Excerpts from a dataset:
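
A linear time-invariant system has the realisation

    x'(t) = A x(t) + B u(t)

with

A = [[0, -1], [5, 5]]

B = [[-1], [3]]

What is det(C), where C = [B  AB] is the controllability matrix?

AB = [[-3], [10]]
Controllability matrix C = [B  AB] = [[-1, -3], [3, 10]]
det(C) = (-1)·10 - (-3)·3 = -10 - (-9) = -1
Since det(C) ≠ 0, rank(C) = 2 and the system is completely controllable.

-1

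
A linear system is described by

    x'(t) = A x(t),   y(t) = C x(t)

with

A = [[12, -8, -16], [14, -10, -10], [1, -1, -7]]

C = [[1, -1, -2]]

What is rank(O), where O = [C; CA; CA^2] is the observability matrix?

CA = [[-4, 4, 8]]
CA^2 = [[16, -16, -32]]
Observability matrix O = [C; CA; CA^2] = [[1, -1, -2], [-4, 4, 8], [16, -16, -32]]
Every row of O is a scalar multiple of row 1 = [1, -1, -2] (multipliers 1, -4, 16), so the rows span a one-dimensional space.
O ≠ 0, hence rank(O) = 1.
rank(O) = 1 < n = 3, so the pair (A, C) is not completely observable.

1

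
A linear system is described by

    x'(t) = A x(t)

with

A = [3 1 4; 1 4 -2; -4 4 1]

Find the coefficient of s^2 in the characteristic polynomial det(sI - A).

Expand det(sI - A) for the 3×3 matrix.
p(s) = s^3 - 8s^2 + 42s - 123.
(Check: constant term = det(-A) = (-1)^3 det A = -123; coefficient of s^2 = -tr A = -8.)
The coefficient of s^2 is -8.

-8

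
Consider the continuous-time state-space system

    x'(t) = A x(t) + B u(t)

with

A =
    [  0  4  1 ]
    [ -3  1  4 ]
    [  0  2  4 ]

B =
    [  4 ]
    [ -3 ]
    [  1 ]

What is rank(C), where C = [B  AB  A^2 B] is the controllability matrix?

3

AB = [[-11], [-11], [-2]]
A^2B = [[-46], [14], [-30]]
Controllability matrix C = [B  AB  A^2B] = [[4, -11, -46], [-3, -11, 14], [1, -2, -30]]
det(C) = 4·((-11)·(-30) - 14·(-2)) - (-11)·((-3)·(-30) - 14·1) + (-46)·((-3)·(-2) - (-11)·1) = 4·358 - (-11)·76 + (-46)·17 = 1486 ≠ 0, so rank(C) = 3.
rank(C) = 3 = n, so the pair (A, B) is completely controllable.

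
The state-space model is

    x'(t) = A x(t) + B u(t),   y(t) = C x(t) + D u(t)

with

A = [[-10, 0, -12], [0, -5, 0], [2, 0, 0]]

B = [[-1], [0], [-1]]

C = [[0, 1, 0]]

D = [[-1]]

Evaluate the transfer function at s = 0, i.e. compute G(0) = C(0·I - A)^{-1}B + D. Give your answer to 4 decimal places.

G(0) = C(-A)^{-1}B + D = -C A^{-1} B + D.
det A = -120, so A^{-1} = (1/-120)·adj(A) = [[0, 0, 1/2], [0, -1/5, 0], [-1/12, 0, -5/12]]
A^{-1} B = [-1/2, 0, 1/2]^T
C A^{-1} B = 0
G(0) = D - C A^{-1} B = -1 - (0) = -1

-1.0000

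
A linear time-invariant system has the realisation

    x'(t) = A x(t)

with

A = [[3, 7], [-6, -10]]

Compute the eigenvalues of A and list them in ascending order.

-4, -3

det(sI - A) = s^2 - (tr A)s + det A, with tr A = 3 + (-10) = -7 and det A = 3·(-10) - 7·(-6) = -30 - (-42) = 12.
So p(s) = det(sI - A) = s^2 + 7s + 12.
Factor s^2 + 7s + 12: two numbers with sum -7 and product 12 are -3 and -4, so s^2 + 7s + 12 = (s + 3)(s + 4).
Hence p(s) = (s + 3) (s + 4), with roots -4, -3.
All eigenvalues have negative real part, so the system is asymptotically stable.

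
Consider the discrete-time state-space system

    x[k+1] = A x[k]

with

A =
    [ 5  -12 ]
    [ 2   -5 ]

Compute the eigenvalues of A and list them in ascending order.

det(zI - A) = z^2 - (tr A)z + det A, with tr A = 5 + (-5) = 0 and det A = 5·(-5) - (-12)·2 = -25 - (-24) = -1.
So p(z) = det(zI - A) = z^2 - 1.
Factor z^2 - 1: two numbers with sum 0 and product -1 are 1 and -1, so z^2 - 1 = (z - 1)(z + 1).
Hence p(z) = (z - 1) (z + 1), with roots -1, 1.

-1, 1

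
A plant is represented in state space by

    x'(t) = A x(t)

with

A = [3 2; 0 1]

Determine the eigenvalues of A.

det(sI - A) = s^2 - (tr A)s + det A, with tr A = 3 + 1 = 4 and det A = 3·1 - 2·0 = 3 - 0 = 3.
So p(s) = det(sI - A) = s^2 - 4s + 3.
Factor s^2 - 4s + 3: two numbers with sum 4 and product 3 are 3 and 1, so s^2 - 4s + 3 = (s - 3)(s - 1).
Hence p(s) = (s - 3) (s - 1), with roots 1, 3.
At least one eigenvalue has non-negative real part, so the system is not asymptotically stable.

1, 3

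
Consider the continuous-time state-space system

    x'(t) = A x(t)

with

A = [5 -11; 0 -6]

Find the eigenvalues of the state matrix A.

-6, 5

det(sI - A) = s^2 - (tr A)s + det A, with tr A = 5 + (-6) = -1 and det A = 5·(-6) - (-11)·0 = -30 - 0 = -30.
So p(s) = det(sI - A) = s^2 + s - 30.
Factor s^2 + s - 30: two numbers with sum -1 and product -30 are 5 and -6, so s^2 + s - 30 = (s - 5)(s + 6).
Hence p(s) = (s - 5) (s + 6), with roots -6, 5.
At least one eigenvalue has non-negative real part, so the system is not asymptotically stable.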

Your assignment -> Output the data in full, exactly as it stands.

Reply ->
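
A linear time-invariant system has the realisation

    x'(t) = A x(t) + B u(t)

with

A = [[0, -1], [5, 5]]

B = [[-1], [3]]

What is det(C), where C = [B  AB] is the controllability matrix?

AB = [[-3], [10]]
Controllability matrix C = [B  AB] = [[-1, -3], [3, 10]]
det(C) = (-1)·10 - (-3)·3 = -10 - (-9) = -1
Since det(C) ≠ 0, rank(C) = 2 and the system is completely controllable.

-1

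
A linear system is described by

    x'(t) = A x(t),   y(t) = C x(t)

with

A = [[12, -8, -16], [14, -10, -10], [1, -1, -7]]

C = [[1, -1, -2]]

What is rank(O), where O = [C; CA; CA^2] is the observability matrix?

CA = [[-4, 4, 8]]
CA^2 = [[16, -16, -32]]
Observability matrix O = [C; CA; CA^2] = [[1, -1, -2], [-4, 4, 8], [16, -16, -32]]
Every row of O is a scalar multiple of row 1 = [1, -1, -2] (multipliers 1, -4, 16), so the rows span a one-dimensional space.
O ≠ 0, hence rank(O) = 1.
rank(O) = 1 < n = 3, so the pair (A, C) is not completely observable.

1

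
A linear system is described by

    x'(t) = A x(t)

with

A = [3 1 4; 1 4 -2; -4 4 1]

Find the coefficient of s^2 in the characteristic polynomial det(sI - A).

Expand det(sI - A) for the 3×3 matrix.
p(s) = s^3 - 8s^2 + 42s - 123.
(Check: constant term = det(-A) = (-1)^3 det A = -123; coefficient of s^2 = -tr A = -8.)
The coefficient of s^2 is -8.

-8

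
Consider the continuous-time state-space system

    x'(t) = A x(t) + B u(t)

with

A =
    [  0  4  1 ]
    [ -3  1  4 ]
    [  0  2  4 ]

B =
    [  4 ]
    [ -3 ]
    [  1 ]

What is rank(C), where C = [B  AB  A^2 B] is the controllability matrix?

3

AB = [[-11], [-11], [-2]]
A^2B = [[-46], [14], [-30]]
Controllability matrix C = [B  AB  A^2B] = [[4, -11, -46], [-3, -11, 14], [1, -2, -30]]
det(C) = 4·((-11)·(-30) - 14·(-2)) - (-11)·((-3)·(-30) - 14·1) + (-46)·((-3)·(-2) - (-11)·1) = 4·358 - (-11)·76 + (-46)·17 = 1486 ≠ 0, so rank(C) = 3.
rank(C) = 3 = n, so the pair (A, B) is completely controllable.

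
The state-space model is

    x'(t) = A x(t) + B u(t),   y(t) = C x(t) + D u(t)

with

A = [[-10, 0, -12], [0, -5, 0], [2, 0, 0]]

B = [[-1], [0], [-1]]

C = [[0, 1, 0]]

D = [[-1]]

Evaluate the transfer function at s = 0, i.e. compute G(0) = C(0·I - A)^{-1}B + D. Give your answer to 4 decimal places.

G(0) = C(-A)^{-1}B + D = -C A^{-1} B + D.
det A = -120, so A^{-1} = (1/-120)·adj(A) = [[0, 0, 1/2], [0, -1/5, 0], [-1/12, 0, -5/12]]
A^{-1} B = [-1/2, 0, 1/2]^T
C A^{-1} B = 0
G(0) = D - C A^{-1} B = -1 - (0) = -1

-1.0000

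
A linear time-invariant system has the realisation

    x'(t) = A x(t)

with

A = [[3, 7], [-6, -10]]

Compute the eigenvalues of A and list them in ascending order.

-4, -3

det(sI - A) = s^2 - (tr A)s + det A, with tr A = 3 + (-10) = -7 and det A = 3·(-10) - 7·(-6) = -30 - (-42) = 12.
So p(s) = det(sI - A) = s^2 + 7s + 12.
Factor s^2 + 7s + 12: two numbers with sum -7 and product 12 are -3 and -4, so s^2 + 7s + 12 = (s + 3)(s + 4).
Hence p(s) = (s + 3) (s + 4), with roots -4, -3.
All eigenvalues have negative real part, so the system is asymptotically stable.

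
Consider the discrete-time state-space system

    x[k+1] = A x[k]

with

A =
    [ 5  -12 ]
    [ 2   -5 ]

Compute the eigenvalues of A and list them in ascending order.

det(zI - A) = z^2 - (tr A)z + det A, with tr A = 5 + (-5) = 0 and det A = 5·(-5) - (-12)·2 = -25 - (-24) = -1.
So p(z) = det(zI - A) = z^2 - 1.
Factor z^2 - 1: two numbers with sum 0 and product -1 are 1 and -1, so z^2 - 1 = (z - 1)(z + 1).
Hence p(z) = (z - 1) (z + 1), with roots -1, 1.

-1, 1

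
A plant is represented in state space by

    x'(t) = A x(t)

with

A = [3 2; 0 1]

Determine the eigenvalues of A.

det(sI - A) = s^2 - (tr A)s + det A, with tr A = 3 + 1 = 4 and det A = 3·1 - 2·0 = 3 - 0 = 3.
So p(s) = det(sI - A) = s^2 - 4s + 3.
Factor s^2 - 4s + 3: two numbers with sum 4 and product 3 are 3 and 1, so s^2 - 4s + 3 = (s - 3)(s - 1).
Hence p(s) = (s - 3) (s - 1), with roots 1, 3.
At least one eigenvalue has non-negative real part, so the system is not asymptotically stable.

1, 3

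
Consider the continuous-time state-space system

    x'(t) = A x(t)

with

A = [5 -11; 0 -6]

Find the eigenvalues of the state matrix A.

-6, 5

det(sI - A) = s^2 - (tr A)s + det A, with tr A = 5 + (-6) = -1 and det A = 5·(-6) - (-11)·0 = -30 - 0 = -30.
So p(s) = det(sI - A) = s^2 + s - 30.
Factor s^2 + s - 30: two numbers with sum -1 and product -30 are 5 and -6, so s^2 + s - 30 = (s - 5)(s + 6).
Hence p(s) = (s - 5) (s + 6), with roots -6, 5.
At least one eigenvalue has non-negative real part, so the system is not asymptotically stable.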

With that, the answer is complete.